▶ [WORK TO COMPLETE] An exact copy of all the entries below is what this task needs.

Stored data entries:
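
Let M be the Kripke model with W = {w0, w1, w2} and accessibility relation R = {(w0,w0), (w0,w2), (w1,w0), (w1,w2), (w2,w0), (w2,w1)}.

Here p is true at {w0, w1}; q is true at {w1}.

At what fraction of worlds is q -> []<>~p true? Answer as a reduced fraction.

w0: q is F, []<>~p is F. ✓
w1: q is T, []<>~p is F. ✗
w2: q is F, []<>~p is T. ✓
That's 2 of 3 worlds, so 2/3.

2/3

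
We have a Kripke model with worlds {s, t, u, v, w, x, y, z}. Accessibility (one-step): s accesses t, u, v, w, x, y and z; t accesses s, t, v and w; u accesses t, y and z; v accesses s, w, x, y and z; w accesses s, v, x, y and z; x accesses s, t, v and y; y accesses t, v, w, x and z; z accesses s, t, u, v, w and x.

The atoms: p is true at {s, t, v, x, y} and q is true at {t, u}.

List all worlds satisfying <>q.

{s, t, u, x, y, z}

s: successors {t, u, v, w, x, y, z}; q there: t:T, u:T, v:F, w:F, x:F, y:F, z:F. ✓
t: successors {s, t, v, w}; q there: s:F, t:T, v:F, w:F. ✓
u: successors {t, y, z}; q there: t:T, y:F, z:F. ✓
v: successors {s, w, x, y, z}; q there: s:F, w:F, x:F, y:F, z:F. ✗
w: successors {s, v, x, y, z}; q there: s:F, v:F, x:F, y:F, z:F. ✗
x: successors {s, t, v, y}; q there: s:F, t:T, v:F, y:F. ✓
y: successors {t, v, w, x, z}; q there: t:T, v:F, w:F, x:F, z:F. ✓
z: successors {s, t, u, v, w, x}; q there: s:F, t:T, u:T, v:F, w:F, x:F. ✓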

▶ [REPLY]
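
Let M be the Kripke model with W = {w0, w1, w2} and accessibility relation R = {(w0,w0), (w0,w2), (w1,w0), (w1,w2), (w2,w0), (w2,w1)}.

Here p is true at {w0, w1}; q is true at {w1}.

At what fraction of worlds is q -> []<>~p true? Answer as a reduced fraction.

w0: q is F, []<>~p is F. ✓
w1: q is T, []<>~p is F. ✗
w2: q is F, []<>~p is T. ✓
That's 2 of 3 worlds, so 2/3.

2/3

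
We have a Kripke model with worlds {s, t, u, v, w, x, y, z}. Accessibility (one-step): s accesses t, u, v, w, x, y and z; t accesses s, t, v and w; u accesses t, y and z; v accesses s, w, x, y and z; w accesses s, v, x, y and z; x accesses s, t, v and y; y accesses t, v, w, x and z; z accesses s, t, u, v, w and x.

The atoms: p is true at {s, t, v, x, y} and q is true at {t, u}.

List all worlds satisfying <>q.

{s, t, u, x, y, z}

s: successors {t, u, v, w, x, y, z}; q there: t:T, u:T, v:F, w:F, x:F, y:F, z:F. ✓
t: successors {s, t, v, w}; q there: s:F, t:T, v:F, w:F. ✓
u: successors {t, y, z}; q there: t:T, y:F, z:F. ✓
v: successors {s, w, x, y, z}; q there: s:F, w:F, x:F, y:F, z:F. ✗
w: successors {s, v, x, y, z}; q there: s:F, v:F, x:F, y:F, z:F. ✗
x: successors {s, t, v, y}; q there: s:F, t:T, v:F, y:F. ✓
y: successors {t, v, w, x, z}; q there: t:T, v:F, w:F, x:F, z:F. ✓
z: successors {s, t, u, v, w, x}; q there: s:F, t:T, u:T, v:F, w:F, x:F. ✓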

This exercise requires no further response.